- _GOAL OF THE EXERCISE_
Transcribe the data below exactly, but only from the line containing "1: SUB r4, r2, r3" through its final line, both included.

- _MATERIAL SHOWN_
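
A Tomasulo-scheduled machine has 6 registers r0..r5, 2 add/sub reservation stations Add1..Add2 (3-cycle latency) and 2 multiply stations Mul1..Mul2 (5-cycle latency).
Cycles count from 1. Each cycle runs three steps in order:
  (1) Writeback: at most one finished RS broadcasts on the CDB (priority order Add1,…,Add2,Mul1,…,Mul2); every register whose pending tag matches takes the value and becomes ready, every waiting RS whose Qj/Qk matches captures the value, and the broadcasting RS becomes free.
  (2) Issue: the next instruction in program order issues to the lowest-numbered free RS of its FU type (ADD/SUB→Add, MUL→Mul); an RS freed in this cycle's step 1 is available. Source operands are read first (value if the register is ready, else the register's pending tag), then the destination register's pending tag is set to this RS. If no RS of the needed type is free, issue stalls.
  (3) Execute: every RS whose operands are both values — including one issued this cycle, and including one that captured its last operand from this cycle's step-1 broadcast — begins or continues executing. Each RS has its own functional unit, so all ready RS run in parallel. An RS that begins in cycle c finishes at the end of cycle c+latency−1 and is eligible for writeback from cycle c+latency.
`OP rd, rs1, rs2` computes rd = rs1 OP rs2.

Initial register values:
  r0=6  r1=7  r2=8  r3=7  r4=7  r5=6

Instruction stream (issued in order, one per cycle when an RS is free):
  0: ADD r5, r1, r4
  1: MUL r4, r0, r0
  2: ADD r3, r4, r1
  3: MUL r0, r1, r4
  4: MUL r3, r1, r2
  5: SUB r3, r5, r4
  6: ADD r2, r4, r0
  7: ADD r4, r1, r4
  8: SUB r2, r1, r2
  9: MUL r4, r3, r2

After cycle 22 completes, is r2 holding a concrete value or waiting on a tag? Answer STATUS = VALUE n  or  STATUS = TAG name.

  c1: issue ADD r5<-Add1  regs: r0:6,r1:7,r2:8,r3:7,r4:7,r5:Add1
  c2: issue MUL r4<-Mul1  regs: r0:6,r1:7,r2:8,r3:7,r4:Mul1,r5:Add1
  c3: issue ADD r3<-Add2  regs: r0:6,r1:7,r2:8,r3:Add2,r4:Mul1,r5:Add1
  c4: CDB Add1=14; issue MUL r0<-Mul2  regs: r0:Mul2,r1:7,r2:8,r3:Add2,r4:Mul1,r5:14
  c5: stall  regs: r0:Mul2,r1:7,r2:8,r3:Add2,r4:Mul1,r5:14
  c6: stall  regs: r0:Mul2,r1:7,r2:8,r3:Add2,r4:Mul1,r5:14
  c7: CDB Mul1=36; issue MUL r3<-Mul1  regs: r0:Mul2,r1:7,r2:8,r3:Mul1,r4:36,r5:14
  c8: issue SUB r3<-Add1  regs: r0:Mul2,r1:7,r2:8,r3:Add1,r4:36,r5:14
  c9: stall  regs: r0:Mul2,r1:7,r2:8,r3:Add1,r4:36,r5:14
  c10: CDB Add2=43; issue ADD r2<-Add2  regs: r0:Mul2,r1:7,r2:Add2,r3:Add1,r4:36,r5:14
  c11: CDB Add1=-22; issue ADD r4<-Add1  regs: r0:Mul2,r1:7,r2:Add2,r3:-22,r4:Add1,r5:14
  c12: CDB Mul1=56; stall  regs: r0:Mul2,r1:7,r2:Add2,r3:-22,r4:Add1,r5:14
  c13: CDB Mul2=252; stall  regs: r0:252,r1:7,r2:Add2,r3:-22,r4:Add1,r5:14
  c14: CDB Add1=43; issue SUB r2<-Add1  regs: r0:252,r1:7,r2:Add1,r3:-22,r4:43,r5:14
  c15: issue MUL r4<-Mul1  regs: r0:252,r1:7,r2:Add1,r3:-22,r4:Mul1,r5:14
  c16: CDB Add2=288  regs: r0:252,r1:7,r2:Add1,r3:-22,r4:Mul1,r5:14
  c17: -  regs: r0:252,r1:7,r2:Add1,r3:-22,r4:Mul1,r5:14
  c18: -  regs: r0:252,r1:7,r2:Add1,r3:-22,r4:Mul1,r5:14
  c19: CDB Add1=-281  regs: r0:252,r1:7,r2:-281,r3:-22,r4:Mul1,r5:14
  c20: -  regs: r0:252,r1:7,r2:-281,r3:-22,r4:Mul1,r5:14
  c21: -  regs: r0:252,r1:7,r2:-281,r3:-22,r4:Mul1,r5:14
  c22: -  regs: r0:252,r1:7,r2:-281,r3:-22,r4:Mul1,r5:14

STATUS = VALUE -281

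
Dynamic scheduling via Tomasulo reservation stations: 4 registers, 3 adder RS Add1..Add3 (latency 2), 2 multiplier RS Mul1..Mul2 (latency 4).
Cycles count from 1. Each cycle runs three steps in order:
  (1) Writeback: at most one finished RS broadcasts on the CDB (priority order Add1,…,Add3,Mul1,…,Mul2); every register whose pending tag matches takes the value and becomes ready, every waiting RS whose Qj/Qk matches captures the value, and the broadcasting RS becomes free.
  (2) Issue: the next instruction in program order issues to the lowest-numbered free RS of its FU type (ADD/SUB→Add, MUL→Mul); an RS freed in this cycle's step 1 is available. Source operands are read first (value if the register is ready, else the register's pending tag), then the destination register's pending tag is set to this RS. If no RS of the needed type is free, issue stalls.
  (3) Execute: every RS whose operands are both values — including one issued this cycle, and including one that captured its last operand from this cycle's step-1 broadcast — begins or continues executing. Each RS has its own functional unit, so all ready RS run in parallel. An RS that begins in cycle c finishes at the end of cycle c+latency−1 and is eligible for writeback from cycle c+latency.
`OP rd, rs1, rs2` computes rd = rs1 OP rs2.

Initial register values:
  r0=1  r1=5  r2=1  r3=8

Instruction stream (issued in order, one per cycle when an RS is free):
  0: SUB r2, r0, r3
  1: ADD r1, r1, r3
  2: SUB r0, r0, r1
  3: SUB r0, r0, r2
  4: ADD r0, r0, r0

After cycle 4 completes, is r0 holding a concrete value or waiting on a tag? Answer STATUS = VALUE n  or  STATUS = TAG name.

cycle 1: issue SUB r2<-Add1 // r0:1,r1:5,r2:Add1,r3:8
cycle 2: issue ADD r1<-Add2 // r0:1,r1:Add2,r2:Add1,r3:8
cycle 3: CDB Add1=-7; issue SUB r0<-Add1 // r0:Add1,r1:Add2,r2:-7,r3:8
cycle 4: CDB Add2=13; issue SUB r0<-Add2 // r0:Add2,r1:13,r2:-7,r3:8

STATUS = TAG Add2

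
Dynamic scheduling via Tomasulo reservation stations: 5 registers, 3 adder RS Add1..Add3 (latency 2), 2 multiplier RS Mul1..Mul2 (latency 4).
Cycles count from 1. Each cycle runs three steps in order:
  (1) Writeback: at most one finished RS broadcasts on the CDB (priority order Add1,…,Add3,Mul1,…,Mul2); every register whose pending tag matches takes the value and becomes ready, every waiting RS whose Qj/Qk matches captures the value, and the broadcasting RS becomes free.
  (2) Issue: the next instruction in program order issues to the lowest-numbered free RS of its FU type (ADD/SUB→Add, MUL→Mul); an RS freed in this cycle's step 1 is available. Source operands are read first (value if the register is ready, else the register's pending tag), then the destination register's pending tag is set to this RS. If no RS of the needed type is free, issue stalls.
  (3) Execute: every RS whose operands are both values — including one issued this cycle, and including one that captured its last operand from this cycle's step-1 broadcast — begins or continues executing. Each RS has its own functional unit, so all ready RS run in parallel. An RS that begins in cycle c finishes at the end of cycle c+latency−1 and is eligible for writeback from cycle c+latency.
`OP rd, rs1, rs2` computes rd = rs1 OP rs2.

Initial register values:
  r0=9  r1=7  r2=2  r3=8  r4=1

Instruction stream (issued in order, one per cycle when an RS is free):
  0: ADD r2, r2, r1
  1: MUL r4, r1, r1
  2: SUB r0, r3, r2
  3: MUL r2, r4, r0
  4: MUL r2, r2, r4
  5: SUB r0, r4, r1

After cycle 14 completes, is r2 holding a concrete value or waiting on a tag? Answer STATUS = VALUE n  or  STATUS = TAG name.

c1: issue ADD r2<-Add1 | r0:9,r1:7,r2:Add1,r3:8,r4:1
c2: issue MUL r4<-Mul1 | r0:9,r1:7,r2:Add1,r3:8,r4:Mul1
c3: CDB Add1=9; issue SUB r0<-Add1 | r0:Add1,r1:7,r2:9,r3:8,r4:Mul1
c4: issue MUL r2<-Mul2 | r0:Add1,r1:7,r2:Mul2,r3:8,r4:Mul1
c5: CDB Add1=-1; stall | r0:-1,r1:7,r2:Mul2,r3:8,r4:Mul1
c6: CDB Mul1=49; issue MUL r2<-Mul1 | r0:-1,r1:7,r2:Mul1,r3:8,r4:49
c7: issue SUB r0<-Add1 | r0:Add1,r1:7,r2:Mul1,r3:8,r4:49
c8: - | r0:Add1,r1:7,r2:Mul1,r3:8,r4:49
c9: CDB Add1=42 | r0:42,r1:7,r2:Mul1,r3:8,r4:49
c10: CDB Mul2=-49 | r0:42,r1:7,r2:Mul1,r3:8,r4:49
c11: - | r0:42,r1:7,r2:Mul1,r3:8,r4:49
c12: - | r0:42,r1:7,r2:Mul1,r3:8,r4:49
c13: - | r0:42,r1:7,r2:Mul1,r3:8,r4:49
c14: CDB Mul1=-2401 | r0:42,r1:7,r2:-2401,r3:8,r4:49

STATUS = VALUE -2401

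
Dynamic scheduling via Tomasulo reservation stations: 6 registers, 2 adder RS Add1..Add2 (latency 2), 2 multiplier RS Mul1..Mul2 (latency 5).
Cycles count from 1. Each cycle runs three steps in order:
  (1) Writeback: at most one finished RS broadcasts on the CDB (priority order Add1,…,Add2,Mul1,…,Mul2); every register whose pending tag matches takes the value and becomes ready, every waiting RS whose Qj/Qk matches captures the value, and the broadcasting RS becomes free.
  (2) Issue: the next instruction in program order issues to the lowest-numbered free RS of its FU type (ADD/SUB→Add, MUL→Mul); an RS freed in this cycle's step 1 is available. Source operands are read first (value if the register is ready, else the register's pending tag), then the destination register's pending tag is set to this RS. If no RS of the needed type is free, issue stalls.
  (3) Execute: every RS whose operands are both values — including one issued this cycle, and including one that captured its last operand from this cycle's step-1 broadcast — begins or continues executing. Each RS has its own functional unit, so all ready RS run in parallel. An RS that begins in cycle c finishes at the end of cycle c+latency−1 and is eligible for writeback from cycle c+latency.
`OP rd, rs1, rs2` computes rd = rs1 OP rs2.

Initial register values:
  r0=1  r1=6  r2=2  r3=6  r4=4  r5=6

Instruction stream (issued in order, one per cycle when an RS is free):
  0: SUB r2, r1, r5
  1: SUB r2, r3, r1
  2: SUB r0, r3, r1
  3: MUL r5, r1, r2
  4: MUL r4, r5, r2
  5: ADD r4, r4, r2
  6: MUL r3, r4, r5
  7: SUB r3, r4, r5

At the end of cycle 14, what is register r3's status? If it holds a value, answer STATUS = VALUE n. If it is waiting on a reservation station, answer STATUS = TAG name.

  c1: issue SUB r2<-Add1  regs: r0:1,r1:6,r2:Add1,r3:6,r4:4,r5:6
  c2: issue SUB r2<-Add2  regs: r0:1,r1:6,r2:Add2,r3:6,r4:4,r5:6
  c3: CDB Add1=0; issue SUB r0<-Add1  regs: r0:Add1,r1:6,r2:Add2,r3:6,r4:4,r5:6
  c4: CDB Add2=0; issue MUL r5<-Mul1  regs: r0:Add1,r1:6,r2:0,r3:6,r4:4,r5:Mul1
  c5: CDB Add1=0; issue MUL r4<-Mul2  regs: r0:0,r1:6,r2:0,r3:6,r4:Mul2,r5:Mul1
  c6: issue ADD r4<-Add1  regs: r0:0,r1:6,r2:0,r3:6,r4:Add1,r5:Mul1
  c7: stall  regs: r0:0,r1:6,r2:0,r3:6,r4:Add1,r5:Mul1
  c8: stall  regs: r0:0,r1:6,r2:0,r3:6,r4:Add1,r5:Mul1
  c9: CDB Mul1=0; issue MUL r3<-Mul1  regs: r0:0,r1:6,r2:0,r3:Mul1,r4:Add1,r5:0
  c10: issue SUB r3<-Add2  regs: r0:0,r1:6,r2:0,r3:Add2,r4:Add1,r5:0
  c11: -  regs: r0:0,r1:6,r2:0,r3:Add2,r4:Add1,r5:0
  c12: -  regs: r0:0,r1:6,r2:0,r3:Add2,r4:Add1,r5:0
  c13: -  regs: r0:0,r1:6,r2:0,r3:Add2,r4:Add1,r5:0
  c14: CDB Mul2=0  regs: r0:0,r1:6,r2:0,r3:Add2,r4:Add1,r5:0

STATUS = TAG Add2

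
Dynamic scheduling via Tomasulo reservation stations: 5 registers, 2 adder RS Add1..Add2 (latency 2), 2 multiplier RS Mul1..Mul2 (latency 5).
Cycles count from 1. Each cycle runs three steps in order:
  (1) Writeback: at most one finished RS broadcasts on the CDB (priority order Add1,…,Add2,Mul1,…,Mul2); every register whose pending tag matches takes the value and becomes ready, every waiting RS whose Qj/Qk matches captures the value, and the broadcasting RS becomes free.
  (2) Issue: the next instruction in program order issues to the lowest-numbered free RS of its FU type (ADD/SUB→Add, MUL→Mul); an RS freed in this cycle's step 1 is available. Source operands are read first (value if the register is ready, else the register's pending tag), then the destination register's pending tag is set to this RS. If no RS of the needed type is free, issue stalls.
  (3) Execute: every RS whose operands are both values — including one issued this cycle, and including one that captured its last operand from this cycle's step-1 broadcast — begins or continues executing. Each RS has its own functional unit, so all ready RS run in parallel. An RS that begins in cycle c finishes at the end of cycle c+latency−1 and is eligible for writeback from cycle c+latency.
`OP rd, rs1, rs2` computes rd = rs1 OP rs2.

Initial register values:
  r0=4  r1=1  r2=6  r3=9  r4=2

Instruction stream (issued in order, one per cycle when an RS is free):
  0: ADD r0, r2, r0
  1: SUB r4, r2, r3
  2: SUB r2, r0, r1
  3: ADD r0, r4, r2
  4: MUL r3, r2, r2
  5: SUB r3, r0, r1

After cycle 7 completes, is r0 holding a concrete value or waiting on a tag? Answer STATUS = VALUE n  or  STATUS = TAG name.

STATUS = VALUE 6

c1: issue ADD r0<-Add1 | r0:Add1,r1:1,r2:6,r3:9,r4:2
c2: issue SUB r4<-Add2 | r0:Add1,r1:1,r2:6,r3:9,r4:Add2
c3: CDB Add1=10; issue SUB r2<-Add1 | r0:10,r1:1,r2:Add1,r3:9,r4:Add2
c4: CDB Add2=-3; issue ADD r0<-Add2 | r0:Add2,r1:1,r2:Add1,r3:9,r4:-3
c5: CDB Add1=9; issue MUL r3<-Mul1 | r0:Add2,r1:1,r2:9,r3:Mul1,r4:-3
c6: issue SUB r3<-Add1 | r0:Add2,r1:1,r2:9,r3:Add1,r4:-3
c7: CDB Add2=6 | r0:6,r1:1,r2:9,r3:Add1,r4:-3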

- _ANSWER TO THE PROBLEM_
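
  1: SUB r4, r2, r3
  2: SUB r2, r0, r1
  3: ADD r0, r4, r2
  4: MUL r3, r2, r2
  5: SUB r3, r0, r1

After cycle 7 completes, is r0 holding a concrete value or waiting on a tag? Answer STATUS = VALUE n  or  STATUS = TAG name.

STATUS = VALUE 6

c1: issue ADD r0<-Add1 | r0:Add1,r1:1,r2:6,r3:9,r4:2
c2: issue SUB r4<-Add2 | r0:Add1,r1:1,r2:6,r3:9,r4:Add2
c3: CDB Add1=10; issue SUB r2<-Add1 | r0:10,r1:1,r2:Add1,r3:9,r4:Add2
c4: CDB Add2=-3; issue ADD r0<-Add2 | r0:Add2,r1:1,r2:Add1,r3:9,r4:-3
c5: CDB Add1=9; issue MUL r3<-Mul1 | r0:Add2,r1:1,r2:9,r3:Mul1,r4:-3
c6: issue SUB r3<-Add1 | r0:Add2,r1:1,r2:9,r3:Add1,r4:-3
c7: CDB Add2=6 | r0:6,r1:1,r2:9,r3:Add1,r4:-3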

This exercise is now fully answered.